──────── Provided data ────────
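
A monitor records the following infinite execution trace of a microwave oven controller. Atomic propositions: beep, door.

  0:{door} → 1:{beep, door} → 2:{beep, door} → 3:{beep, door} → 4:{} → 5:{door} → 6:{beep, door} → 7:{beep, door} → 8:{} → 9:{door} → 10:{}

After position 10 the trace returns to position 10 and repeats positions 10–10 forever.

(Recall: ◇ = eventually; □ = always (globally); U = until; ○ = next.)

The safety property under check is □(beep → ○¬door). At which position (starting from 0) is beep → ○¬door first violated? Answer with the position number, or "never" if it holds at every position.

1

Check beep → ○¬door at each position in order: 0 ✓.
At position 1 the labels are {beep, door} and the next position 2 has {beep, door}, so beep → ○¬door is false there. This is the first violation.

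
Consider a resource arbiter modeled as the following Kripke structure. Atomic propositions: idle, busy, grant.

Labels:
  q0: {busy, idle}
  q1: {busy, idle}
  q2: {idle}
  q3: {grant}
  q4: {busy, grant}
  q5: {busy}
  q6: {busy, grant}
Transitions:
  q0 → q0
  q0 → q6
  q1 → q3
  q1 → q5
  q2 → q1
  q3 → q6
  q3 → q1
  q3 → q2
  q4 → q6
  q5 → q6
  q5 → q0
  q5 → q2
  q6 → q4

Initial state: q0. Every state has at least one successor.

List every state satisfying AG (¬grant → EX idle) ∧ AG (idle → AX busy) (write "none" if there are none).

States satisfying ¬grant → EX idle: {q0, q2, q3, q4, q5, q6}.
States satisfying AG (¬grant → EX idle): {q0, q4, q6}.
States satisfying idle → AX busy: {q0, q2, q3, q4, q5, q6}.
States satisfying AG (idle → AX busy): {q0, q4, q6}.
States satisfying AG (¬grant → EX idle) ∧ AG (idle → AX busy): {q0, q4, q6}.

{q0, q4, q6}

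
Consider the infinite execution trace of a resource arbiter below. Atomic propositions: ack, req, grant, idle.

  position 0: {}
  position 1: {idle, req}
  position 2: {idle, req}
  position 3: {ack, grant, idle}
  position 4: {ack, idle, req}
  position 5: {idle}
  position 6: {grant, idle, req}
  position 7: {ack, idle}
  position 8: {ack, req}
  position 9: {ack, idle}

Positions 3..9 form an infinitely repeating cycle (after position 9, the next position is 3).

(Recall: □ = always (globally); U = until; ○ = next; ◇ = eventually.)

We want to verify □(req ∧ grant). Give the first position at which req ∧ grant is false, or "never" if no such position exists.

At position 0 the labels are {}, so req ∧ grant is false there. This is the first violation.

0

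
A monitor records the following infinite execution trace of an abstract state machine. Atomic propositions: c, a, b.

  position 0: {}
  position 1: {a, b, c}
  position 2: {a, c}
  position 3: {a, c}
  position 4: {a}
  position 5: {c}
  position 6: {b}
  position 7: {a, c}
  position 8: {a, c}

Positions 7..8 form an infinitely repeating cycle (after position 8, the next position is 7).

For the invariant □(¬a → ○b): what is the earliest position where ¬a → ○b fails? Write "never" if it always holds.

Check ¬a → ○b at each position in order: 0 ✓, 1 ✓, 2 ✓, 3 ✓, 4 ✓, 5 ✓.
At position 6 the labels are {b} and the next position 7 has {a, c}, so ¬a → ○b is false there. This is the first violation.

6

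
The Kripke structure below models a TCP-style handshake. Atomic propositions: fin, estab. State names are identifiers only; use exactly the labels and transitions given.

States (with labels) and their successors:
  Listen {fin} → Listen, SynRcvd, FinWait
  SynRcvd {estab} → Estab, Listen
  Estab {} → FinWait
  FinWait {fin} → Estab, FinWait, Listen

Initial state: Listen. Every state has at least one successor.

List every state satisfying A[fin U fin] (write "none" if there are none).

{Listen, FinWait}

States satisfying fin: {Listen, FinWait}.
States satisfying A[fin U fin]: {Listen, FinWait}.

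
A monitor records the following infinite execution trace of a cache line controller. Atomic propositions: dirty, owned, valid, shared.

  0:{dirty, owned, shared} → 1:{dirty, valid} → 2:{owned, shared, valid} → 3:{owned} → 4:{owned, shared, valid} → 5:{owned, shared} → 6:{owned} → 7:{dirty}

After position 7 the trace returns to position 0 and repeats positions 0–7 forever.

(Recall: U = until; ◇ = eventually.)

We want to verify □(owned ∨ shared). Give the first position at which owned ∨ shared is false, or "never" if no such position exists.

Check owned ∨ shared at each position in order: 0 ✓.
At position 1 the labels are {dirty, valid}, so owned ∨ shared is false there. This is the first violation.

1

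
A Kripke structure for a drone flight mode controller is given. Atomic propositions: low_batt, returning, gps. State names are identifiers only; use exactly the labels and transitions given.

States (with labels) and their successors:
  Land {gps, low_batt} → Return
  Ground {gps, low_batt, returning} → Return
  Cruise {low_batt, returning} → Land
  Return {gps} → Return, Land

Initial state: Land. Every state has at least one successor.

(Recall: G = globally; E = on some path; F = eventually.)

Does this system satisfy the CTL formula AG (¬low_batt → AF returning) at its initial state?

States satisfying ¬low_batt → AF returning: {Land, Ground, Cruise}.
States satisfying AG (¬low_batt → AF returning): ∅.
Return is reachable from Land and violates ¬low_batt → AF returning, so AG fails at Land.
Land ∉ Sat(AG (¬low_batt → AF returning)).

Violated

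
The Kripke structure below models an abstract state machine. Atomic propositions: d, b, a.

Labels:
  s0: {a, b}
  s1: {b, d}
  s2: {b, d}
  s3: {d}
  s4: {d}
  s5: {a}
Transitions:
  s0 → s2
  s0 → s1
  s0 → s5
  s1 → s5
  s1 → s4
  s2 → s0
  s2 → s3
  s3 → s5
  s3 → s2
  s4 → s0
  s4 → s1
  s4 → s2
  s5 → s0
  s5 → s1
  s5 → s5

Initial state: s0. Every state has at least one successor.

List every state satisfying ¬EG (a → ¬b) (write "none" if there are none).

{s0}

States satisfying a → ¬b: {s1, s2, s3, s4, s5}.
States satisfying EG (a → ¬b): {s1, s2, s3, s4, s5}.
States satisfying ¬EG (a → ¬b): {s0}.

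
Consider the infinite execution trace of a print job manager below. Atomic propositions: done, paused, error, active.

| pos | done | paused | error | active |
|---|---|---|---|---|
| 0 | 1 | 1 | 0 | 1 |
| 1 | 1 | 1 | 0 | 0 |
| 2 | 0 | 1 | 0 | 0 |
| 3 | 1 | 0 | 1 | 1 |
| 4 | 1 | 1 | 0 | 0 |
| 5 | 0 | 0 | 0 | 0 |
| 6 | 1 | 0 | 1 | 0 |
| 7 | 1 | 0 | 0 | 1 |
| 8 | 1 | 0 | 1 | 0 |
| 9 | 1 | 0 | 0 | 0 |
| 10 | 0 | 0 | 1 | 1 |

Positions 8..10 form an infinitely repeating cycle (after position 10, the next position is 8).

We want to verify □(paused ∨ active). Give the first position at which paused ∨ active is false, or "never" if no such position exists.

Check paused ∨ active at each position in order: 0 ✓, 1 ✓, 2 ✓, 3 ✓, 4 ✓.
At position 5 the labels are {}, so paused ∨ active is false there. This is the first violation.

5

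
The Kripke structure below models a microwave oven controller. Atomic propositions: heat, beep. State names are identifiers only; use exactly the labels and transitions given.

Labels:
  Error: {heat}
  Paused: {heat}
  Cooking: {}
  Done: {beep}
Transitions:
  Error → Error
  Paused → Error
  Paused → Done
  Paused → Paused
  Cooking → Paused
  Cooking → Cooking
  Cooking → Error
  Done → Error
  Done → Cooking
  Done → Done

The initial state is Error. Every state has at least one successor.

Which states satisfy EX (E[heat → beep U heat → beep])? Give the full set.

{Paused, Cooking, Done}

States satisfying E[heat → beep U heat → beep]: {Cooking, Done}.
States satisfying EX (E[heat → beep U heat → beep]): {Paused, Cooking, Done}.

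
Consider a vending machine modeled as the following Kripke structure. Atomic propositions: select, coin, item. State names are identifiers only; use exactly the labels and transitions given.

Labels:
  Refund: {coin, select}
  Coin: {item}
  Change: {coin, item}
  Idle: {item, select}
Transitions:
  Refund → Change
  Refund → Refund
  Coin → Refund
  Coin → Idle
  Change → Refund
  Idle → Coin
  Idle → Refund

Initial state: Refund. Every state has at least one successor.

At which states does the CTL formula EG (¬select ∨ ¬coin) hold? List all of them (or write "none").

States satisfying ¬select ∨ ¬coin: {Coin, Change, Idle}.
States satisfying EG (¬select ∨ ¬coin): {Coin, Idle}.

{Coin, Idle}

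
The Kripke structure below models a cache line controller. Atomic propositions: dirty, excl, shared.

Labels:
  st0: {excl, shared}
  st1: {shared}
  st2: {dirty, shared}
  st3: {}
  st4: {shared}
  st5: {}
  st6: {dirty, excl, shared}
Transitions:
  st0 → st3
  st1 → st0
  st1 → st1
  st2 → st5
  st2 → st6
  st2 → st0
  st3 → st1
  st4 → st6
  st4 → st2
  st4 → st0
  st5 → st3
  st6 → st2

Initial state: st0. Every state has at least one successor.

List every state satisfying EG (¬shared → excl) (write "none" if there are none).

States satisfying ¬shared → excl: {st0, st1, st2, st4, st6}.
States satisfying EG (¬shared → excl): {st1, st2, st4, st6}.

{st1, st2, st4, st6}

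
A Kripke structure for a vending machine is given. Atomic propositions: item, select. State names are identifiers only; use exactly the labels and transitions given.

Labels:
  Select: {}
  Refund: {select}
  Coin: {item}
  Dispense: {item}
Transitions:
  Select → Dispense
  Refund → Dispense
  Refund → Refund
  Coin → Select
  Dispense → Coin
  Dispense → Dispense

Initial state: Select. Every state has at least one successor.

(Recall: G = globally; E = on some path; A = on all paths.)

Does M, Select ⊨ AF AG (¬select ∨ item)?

States satisfying AG (¬select ∨ item): {Select, Coin, Dispense}.
States satisfying AF AG (¬select ∨ item): {Select, Coin, Dispense}.
Select ∈ Sat(AF AG (¬select ∨ item)).

Satisfied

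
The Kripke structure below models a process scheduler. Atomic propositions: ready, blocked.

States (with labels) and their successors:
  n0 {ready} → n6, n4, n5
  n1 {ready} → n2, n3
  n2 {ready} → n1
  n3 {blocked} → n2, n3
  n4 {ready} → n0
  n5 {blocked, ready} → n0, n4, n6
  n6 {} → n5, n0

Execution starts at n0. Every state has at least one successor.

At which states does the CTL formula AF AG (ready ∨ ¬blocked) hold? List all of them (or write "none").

States satisfying AG (ready ∨ ¬blocked): {n0, n4, n5, n6}.
States satisfying AF AG (ready ∨ ¬blocked): {n0, n4, n5, n6}.

{n0, n4, n5, n6}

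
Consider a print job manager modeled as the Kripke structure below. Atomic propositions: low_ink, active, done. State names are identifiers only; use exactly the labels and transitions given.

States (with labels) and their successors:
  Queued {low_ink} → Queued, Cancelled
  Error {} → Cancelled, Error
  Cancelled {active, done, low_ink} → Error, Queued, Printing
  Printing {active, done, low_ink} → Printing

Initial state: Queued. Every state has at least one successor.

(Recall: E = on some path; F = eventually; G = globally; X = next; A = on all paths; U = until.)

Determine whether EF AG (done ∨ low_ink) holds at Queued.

Holds

States satisfying AG (done ∨ low_ink): {Printing}.
States satisfying EF AG (done ∨ low_ink): {Queued, Error, Cancelled, Printing}.
Some path from Queued reaches a state where AG (done ∨ low_ink) holds.
Queued ∈ Sat(EF AG (done ∨ low_ink)).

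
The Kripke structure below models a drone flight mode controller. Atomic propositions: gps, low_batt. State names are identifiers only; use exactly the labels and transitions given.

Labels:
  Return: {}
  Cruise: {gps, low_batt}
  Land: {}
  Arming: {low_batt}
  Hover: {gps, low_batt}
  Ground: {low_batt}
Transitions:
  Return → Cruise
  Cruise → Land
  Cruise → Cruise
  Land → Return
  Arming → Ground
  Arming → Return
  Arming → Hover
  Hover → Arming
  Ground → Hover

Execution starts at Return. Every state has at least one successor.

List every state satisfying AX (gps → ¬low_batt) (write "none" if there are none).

States satisfying gps → ¬low_batt: {Return, Land, Arming, Ground}.
States satisfying AX (gps → ¬low_batt): {Land, Hover}.

{Land, Hover}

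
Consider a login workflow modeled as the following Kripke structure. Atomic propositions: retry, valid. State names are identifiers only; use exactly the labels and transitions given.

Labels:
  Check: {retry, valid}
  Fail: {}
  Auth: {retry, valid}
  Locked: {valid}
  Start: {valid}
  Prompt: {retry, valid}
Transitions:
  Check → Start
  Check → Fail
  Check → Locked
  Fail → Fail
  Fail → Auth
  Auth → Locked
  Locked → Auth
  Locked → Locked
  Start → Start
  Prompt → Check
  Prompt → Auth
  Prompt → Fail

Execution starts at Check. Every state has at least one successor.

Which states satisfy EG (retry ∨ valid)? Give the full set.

{Check, Auth, Locked, Start, Prompt}

States satisfying retry ∨ valid: {Check, Auth, Locked, Start, Prompt}.
States satisfying EG (retry ∨ valid): {Check, Auth, Locked, Start, Prompt}.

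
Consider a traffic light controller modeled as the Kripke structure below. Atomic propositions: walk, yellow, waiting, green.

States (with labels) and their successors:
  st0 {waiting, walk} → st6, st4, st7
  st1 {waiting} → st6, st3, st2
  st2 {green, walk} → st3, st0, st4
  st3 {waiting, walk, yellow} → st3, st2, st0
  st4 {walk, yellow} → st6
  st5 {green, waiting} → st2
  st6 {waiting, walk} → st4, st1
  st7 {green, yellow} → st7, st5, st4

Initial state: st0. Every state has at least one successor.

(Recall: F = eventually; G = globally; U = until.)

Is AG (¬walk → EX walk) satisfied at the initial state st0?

States satisfying ¬walk → EX walk: {st0, st1, st2, st3, st4, st5, st6, st7}.
States satisfying AG (¬walk → EX walk): {st0, st1, st2, st3, st4, st5, st6, st7}.
Every state reachable from st0 satisfies ¬walk → EX walk.
st0 ∈ Sat(AG (¬walk → EX walk)).

Yes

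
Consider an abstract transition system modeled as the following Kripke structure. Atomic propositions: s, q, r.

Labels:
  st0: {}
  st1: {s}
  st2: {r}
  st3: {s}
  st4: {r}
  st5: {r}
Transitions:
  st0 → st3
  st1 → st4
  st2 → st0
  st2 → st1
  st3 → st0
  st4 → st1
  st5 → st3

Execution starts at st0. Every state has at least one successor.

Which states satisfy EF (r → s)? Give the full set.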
────────
* **Problem**
Please print the records above exactly from their first line. End with the line containing "(Recall: □ = always", and include it.

* **Answer space**
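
A monitor records the following infinite execution trace of a microwave oven controller. Atomic propositions: beep, door.

  0:{door} → 1:{beep, door} → 2:{beep, door} → 3:{beep, door} → 4:{} → 5:{door} → 6:{beep, door} → 7:{beep, door} → 8:{} → 9:{door} → 10:{}

After position 10 the trace returns to position 10 and repeats positions 10–10 forever.

(Recall: ◇ = eventually; □ = always (globally); U = until; ○ = next.)

The safety property under check is □(beep → ○¬door). At which position (starting from 0) is beep → ○¬door first violated? Answer with the position number, or "never" if it holds at every position.

1

Check beep → ○¬door at each position in order: 0 ✓.
At position 1 the labels are {beep, door} and the next position 2 has {beep, door}, so beep → ○¬door is false there. This is the first violation.

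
Consider a resource arbiter modeled as the following Kripke structure. Atomic propositions: idle, busy, grant.

Labels:
  q0: {busy, idle}
  q1: {busy, idle}
  q2: {idle}
  q3: {grant}
  q4: {busy, grant}
  q5: {busy}
  q6: {busy, grant}
Transitions:
  q0 → q0
  q0 → q6
  q1 → q3
  q1 → q5
  q2 → q1
  q3 → q6
  q3 → q1
  q3 → q2
  q4 → q6
  q5 → q6
  q5 → q0
  q5 → q2
  q6 → q4

Initial state: q0. Every state has at least one successor.

List every state satisfying AG (¬grant → EX idle) ∧ AG (idle → AX busy) (write "none" if there are none).

States satisfying ¬grant → EX idle: {q0, q2, q3, q4, q5, q6}.
States satisfying AG (¬grant → EX idle): {q0, q4, q6}.
States satisfying idle → AX busy: {q0, q2, q3, q4, q5, q6}.
States satisfying AG (idle → AX busy): {q0, q4, q6}.
States satisfying AG (¬grant → EX idle) ∧ AG (idle → AX busy): {q0, q4, q6}.

{q0, q4, q6}

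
Consider the infinite execution trace of a resource arbiter below. Atomic propositions: ack, req, grant, idle.

  position 0: {}
  position 1: {idle, req}
  position 2: {idle, req}
  position 3: {ack, grant, idle}
  position 4: {ack, idle, req}
  position 5: {idle}
  position 6: {grant, idle, req}
  position 7: {ack, idle}
  position 8: {ack, req}
  position 9: {ack, idle}

Positions 3..9 form an infinitely repeating cycle (after position 9, the next position is 3).

(Recall: □ = always (globally); U = until; ○ = next; ◇ = eventually.)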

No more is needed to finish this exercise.